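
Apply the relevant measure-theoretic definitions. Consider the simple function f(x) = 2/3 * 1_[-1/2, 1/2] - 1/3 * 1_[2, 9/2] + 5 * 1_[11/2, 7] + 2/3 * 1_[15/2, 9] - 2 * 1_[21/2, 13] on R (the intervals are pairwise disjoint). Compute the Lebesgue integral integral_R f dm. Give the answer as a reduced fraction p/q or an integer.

For a simple function f = sum_i c_i * 1_{A_i} with disjoint A_i,
  integral f dm = sum_i c_i * m(A_i).
Lengths of the A_i:
  m(A_1) = 1/2 - (-1/2) = 1.
  m(A_2) = 9/2 - 2 = 5/2.
  m(A_3) = 7 - 11/2 = 3/2.
  m(A_4) = 9 - 15/2 = 3/2.
  m(A_5) = 13 - 21/2 = 5/2.
Contributions c_i * m(A_i):
  (2/3) * (1) = 2/3.
  (-1/3) * (5/2) = -5/6.
  (5) * (3/2) = 15/2.
  (2/3) * (3/2) = 1.
  (-2) * (5/2) = -5.
Total: 2/3 - 5/6 + 15/2 + 1 - 5 = 10/3.

10/3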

● ● ● ● ● ● ●

WHAT IS EXPECTED: Reproduce every entry shown above, precisely as it stands.

EXPECTED ANSWER:
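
Apply the relevant measure-theoretic definitions. Consider the simple function f(x) = 2/3 * 1_[-1/2, 1/2] - 1/3 * 1_[2, 9/2] + 5 * 1_[11/2, 7] + 2/3 * 1_[15/2, 9] - 2 * 1_[21/2, 13] on R (the intervals are pairwise disjoint). Compute the Lebesgue integral integral_R f dm. Give the answer as a reduced fraction p/q or an integer.

For a simple function f = sum_i c_i * 1_{A_i} with disjoint A_i,
  integral f dm = sum_i c_i * m(A_i).
Lengths of the A_i:
  m(A_1) = 1/2 - (-1/2) = 1.
  m(A_2) = 9/2 - 2 = 5/2.
  m(A_3) = 7 - 11/2 = 3/2.
  m(A_4) = 9 - 15/2 = 3/2.
  m(A_5) = 13 - 21/2 = 5/2.
Contributions c_i * m(A_i):
  (2/3) * (1) = 2/3.
  (-1/3) * (5/2) = -5/6.
  (5) * (3/2) = 15/2.
  (2/3) * (3/2) = 1.
  (-2) * (5/2) = -5.
Total: 2/3 - 5/6 + 15/2 + 1 - 5 = 10/3.

10/3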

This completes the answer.